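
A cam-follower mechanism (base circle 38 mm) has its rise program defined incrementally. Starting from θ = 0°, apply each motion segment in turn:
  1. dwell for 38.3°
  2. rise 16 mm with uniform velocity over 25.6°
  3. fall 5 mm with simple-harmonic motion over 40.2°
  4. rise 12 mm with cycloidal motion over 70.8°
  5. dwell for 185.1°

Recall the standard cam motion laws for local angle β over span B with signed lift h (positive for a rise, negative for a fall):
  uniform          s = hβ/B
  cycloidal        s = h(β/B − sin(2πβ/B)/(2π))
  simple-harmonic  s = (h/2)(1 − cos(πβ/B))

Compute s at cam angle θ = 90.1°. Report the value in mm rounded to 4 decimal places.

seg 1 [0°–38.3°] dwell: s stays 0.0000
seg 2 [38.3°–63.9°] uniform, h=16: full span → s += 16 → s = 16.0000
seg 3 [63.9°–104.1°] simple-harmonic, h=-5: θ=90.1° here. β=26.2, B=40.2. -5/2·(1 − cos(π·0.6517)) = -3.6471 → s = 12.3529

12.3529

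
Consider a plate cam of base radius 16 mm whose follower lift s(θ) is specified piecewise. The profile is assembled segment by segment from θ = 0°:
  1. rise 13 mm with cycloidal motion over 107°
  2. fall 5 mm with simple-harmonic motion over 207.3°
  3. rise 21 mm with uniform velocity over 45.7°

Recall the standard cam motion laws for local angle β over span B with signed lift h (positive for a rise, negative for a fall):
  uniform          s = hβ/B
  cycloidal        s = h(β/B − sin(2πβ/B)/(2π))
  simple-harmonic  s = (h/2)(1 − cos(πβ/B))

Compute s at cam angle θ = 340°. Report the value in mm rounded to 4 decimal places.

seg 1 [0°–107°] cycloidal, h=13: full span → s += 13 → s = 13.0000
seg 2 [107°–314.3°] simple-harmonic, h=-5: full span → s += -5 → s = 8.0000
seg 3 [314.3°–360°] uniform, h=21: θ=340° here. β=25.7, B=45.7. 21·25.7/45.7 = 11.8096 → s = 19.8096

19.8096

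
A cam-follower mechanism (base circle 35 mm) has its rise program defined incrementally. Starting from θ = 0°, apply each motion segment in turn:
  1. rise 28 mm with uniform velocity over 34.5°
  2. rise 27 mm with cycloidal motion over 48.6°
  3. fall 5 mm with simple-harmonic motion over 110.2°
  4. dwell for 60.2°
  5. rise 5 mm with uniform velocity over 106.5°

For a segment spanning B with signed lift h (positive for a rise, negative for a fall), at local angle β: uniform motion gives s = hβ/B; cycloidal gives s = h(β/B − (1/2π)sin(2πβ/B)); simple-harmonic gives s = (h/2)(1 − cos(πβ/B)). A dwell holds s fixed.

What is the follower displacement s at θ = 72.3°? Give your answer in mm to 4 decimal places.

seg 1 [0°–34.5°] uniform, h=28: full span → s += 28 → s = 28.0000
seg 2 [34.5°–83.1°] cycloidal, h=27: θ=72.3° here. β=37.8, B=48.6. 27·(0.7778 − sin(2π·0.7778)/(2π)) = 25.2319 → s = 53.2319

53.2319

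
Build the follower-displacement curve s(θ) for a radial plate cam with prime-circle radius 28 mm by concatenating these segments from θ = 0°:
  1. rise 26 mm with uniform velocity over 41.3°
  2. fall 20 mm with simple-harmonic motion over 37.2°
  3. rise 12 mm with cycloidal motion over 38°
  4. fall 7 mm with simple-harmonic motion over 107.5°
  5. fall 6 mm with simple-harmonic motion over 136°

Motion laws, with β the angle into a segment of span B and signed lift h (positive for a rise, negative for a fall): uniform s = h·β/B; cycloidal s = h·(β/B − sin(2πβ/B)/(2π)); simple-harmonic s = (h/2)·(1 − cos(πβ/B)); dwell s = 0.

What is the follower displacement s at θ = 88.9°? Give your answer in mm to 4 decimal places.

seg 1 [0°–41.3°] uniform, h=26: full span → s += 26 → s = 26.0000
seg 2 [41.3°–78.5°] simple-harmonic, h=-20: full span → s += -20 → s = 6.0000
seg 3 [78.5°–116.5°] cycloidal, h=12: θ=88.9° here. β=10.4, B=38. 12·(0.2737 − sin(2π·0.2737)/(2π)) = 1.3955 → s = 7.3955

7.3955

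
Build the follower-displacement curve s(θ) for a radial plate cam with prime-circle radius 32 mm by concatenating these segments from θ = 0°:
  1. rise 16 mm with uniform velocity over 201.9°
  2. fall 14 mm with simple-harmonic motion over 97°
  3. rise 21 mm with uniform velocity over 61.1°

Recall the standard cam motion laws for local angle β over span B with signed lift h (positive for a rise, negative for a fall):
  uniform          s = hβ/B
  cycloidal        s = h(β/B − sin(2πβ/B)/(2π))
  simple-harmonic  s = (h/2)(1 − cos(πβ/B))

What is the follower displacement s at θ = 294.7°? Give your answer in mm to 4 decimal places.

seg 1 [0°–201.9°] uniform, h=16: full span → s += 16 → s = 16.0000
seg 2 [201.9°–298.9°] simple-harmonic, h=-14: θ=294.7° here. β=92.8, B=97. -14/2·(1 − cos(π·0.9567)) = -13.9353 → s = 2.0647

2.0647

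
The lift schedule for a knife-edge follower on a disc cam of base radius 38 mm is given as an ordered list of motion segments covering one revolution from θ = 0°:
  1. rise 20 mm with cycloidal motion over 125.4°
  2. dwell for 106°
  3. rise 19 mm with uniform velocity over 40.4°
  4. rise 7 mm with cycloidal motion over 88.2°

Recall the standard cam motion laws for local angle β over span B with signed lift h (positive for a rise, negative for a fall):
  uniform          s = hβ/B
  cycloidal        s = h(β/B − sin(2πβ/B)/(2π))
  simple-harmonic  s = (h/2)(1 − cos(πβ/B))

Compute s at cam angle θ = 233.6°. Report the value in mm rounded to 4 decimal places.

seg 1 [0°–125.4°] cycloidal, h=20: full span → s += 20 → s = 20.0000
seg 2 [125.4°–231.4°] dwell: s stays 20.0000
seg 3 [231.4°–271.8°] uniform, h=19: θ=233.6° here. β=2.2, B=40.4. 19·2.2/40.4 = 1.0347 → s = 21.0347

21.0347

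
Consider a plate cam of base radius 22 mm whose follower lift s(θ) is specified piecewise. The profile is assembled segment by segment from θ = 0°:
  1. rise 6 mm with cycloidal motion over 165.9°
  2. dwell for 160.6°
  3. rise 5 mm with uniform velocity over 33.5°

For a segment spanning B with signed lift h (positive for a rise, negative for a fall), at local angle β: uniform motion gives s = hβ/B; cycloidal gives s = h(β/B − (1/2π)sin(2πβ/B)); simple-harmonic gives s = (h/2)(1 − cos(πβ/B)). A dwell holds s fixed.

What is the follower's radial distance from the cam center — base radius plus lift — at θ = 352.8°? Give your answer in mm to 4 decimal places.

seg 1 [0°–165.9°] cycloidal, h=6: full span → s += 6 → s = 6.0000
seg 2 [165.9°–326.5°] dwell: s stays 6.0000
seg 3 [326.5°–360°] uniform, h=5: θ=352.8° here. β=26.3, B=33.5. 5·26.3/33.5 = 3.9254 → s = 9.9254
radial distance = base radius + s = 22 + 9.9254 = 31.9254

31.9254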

------

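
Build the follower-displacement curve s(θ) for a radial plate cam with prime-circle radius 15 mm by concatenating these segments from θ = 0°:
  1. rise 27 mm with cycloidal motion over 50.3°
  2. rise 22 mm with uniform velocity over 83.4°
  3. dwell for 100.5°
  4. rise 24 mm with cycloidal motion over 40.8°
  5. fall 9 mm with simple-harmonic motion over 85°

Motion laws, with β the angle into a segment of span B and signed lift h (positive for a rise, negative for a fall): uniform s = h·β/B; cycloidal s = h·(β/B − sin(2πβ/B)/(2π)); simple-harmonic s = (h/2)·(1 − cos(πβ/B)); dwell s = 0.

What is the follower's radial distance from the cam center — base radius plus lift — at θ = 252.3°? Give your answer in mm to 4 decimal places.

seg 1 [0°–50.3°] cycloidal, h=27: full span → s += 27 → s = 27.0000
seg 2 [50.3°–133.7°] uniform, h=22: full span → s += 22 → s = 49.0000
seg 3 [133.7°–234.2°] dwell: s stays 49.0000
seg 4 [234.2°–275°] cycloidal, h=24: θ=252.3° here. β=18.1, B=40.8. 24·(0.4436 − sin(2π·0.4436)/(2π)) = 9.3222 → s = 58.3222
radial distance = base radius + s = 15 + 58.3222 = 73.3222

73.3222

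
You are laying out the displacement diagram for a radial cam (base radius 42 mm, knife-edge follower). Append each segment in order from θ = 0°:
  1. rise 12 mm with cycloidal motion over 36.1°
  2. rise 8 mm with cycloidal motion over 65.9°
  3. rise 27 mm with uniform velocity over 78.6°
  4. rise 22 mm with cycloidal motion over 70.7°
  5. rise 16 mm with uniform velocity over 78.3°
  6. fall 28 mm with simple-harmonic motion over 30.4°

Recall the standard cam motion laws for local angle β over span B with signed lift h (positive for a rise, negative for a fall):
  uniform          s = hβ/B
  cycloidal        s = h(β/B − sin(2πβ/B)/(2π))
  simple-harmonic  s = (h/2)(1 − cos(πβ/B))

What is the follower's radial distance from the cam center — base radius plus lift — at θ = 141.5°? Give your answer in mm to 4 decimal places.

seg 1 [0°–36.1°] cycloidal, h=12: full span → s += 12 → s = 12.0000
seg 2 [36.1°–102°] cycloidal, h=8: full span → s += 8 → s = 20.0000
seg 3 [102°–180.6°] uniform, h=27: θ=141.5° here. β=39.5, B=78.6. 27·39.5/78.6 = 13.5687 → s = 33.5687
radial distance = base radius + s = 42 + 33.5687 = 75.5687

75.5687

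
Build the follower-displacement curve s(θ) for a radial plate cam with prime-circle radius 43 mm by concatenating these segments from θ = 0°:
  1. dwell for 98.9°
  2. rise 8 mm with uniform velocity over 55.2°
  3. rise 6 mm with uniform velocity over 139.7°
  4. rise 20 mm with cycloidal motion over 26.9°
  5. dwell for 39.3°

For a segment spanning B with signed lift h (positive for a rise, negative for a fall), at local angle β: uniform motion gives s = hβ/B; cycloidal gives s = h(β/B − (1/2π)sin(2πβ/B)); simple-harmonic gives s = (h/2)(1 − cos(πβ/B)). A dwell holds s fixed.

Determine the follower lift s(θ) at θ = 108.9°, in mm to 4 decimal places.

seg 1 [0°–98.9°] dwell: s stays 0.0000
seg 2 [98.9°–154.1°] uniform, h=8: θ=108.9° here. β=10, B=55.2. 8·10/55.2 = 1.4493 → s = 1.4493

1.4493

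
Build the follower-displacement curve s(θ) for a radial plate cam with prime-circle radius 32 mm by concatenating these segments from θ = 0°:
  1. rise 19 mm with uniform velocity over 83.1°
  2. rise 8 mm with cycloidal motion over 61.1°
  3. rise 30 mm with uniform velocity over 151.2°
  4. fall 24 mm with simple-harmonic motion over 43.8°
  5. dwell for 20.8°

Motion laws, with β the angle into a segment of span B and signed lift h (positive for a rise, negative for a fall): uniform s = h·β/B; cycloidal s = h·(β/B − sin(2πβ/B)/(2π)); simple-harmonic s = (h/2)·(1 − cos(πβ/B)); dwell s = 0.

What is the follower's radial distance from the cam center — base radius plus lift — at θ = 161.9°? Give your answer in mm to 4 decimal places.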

------

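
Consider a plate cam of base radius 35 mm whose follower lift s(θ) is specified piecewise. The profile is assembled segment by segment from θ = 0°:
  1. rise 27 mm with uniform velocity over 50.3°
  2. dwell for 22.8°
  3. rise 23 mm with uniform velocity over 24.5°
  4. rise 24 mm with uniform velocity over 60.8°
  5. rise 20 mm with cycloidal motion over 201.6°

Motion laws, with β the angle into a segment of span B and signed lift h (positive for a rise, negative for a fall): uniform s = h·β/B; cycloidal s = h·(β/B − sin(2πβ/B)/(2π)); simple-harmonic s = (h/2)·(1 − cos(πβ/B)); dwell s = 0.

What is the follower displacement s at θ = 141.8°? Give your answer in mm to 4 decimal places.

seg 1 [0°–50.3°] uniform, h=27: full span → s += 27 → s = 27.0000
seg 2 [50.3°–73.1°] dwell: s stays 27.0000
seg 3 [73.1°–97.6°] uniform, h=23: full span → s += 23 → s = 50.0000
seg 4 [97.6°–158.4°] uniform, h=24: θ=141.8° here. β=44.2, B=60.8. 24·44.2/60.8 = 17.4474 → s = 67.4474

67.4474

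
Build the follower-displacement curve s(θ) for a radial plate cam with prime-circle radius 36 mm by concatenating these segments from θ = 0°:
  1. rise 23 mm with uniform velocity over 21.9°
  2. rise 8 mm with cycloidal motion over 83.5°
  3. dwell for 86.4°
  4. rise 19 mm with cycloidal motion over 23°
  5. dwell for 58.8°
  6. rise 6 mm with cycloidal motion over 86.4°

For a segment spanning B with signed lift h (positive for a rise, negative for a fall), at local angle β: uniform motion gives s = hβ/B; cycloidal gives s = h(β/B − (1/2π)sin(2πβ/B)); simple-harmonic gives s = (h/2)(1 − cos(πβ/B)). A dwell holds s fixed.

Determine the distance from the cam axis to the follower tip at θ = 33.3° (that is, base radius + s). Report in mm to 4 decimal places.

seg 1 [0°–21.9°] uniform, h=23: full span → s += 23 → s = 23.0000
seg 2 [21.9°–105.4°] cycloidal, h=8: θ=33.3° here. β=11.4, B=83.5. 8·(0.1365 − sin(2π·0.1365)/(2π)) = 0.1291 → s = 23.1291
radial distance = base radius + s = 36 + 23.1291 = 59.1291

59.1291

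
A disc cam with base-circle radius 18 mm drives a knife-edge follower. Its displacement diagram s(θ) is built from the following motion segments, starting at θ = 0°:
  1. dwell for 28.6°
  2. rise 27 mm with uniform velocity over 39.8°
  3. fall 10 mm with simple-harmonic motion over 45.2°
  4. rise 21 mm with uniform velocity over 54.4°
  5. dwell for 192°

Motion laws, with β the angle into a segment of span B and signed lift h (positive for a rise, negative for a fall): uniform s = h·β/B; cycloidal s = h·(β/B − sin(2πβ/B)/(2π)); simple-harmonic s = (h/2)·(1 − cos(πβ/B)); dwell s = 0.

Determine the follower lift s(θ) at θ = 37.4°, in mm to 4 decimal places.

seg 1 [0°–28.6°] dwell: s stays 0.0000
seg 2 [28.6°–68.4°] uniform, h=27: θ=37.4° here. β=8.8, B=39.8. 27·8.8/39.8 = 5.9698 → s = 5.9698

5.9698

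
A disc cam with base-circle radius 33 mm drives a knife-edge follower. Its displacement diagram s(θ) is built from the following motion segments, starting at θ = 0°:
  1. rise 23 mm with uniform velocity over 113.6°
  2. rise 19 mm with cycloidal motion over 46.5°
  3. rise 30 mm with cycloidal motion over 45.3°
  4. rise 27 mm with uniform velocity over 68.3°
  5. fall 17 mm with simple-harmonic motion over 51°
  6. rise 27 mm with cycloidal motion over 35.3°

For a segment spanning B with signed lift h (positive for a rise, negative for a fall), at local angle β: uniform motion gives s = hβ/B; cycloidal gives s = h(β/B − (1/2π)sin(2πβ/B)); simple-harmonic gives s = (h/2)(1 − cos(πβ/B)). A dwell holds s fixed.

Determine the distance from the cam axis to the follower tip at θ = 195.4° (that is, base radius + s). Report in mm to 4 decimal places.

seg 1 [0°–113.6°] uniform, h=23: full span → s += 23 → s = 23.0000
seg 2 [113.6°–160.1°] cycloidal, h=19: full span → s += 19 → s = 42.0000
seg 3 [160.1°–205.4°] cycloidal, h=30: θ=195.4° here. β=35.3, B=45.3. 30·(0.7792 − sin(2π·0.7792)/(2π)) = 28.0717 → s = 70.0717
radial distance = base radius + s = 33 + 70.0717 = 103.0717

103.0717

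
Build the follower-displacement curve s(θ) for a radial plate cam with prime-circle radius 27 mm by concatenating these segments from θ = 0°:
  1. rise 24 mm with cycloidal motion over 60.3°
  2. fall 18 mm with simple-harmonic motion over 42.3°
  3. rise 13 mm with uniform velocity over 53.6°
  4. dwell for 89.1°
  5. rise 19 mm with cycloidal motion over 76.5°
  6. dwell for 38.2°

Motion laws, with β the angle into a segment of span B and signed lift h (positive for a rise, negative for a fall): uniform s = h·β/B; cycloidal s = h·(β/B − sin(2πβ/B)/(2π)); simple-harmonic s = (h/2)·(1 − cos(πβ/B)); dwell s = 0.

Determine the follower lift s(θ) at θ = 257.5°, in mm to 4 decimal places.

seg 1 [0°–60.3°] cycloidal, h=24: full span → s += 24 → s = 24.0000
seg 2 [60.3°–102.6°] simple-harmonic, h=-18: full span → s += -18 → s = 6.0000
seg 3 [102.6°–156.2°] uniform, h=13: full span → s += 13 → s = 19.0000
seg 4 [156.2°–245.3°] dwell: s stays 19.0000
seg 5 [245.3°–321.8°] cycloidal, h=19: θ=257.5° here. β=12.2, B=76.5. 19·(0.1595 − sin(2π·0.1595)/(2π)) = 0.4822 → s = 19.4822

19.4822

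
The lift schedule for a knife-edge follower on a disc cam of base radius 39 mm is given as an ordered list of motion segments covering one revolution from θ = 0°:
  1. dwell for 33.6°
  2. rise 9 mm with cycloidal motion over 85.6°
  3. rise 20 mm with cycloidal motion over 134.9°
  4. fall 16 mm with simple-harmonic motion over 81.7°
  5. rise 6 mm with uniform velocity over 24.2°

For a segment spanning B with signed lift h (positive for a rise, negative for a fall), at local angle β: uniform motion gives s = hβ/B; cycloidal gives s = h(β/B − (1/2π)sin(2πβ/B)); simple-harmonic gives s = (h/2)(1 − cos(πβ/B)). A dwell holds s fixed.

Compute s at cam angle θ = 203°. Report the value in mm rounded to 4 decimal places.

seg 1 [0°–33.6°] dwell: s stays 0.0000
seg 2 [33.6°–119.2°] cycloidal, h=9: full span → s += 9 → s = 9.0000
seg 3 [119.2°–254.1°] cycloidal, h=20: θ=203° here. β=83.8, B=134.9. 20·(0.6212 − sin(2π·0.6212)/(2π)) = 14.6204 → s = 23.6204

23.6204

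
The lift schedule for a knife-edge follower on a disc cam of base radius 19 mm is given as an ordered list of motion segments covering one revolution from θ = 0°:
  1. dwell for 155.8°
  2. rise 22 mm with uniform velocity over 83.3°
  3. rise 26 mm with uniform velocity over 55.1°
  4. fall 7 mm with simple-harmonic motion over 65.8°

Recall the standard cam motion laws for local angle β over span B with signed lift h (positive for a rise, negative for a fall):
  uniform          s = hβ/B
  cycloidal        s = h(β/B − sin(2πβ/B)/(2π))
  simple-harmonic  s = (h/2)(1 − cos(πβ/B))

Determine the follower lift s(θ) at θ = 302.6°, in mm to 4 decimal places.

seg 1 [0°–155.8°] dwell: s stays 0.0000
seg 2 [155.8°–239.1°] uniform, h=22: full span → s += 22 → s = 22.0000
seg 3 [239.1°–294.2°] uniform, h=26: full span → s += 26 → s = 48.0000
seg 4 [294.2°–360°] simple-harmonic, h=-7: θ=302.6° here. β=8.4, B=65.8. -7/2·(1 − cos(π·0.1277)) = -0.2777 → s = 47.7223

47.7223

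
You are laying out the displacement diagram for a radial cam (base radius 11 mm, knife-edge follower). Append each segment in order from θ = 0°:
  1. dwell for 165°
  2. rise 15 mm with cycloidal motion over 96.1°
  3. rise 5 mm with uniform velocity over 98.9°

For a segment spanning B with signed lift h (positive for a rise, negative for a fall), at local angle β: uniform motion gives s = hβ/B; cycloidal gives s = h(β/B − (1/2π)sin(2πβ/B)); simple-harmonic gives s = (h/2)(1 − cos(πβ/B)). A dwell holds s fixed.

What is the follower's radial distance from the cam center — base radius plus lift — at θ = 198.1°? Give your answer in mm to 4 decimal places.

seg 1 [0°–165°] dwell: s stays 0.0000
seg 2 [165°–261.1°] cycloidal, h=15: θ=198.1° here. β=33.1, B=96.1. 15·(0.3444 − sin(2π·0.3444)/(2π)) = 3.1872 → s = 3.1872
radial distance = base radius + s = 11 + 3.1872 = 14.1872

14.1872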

------

Problem requirements: For the word "ordered", count the lines of the records above that hold it and state only that count.

Answer for the task: 3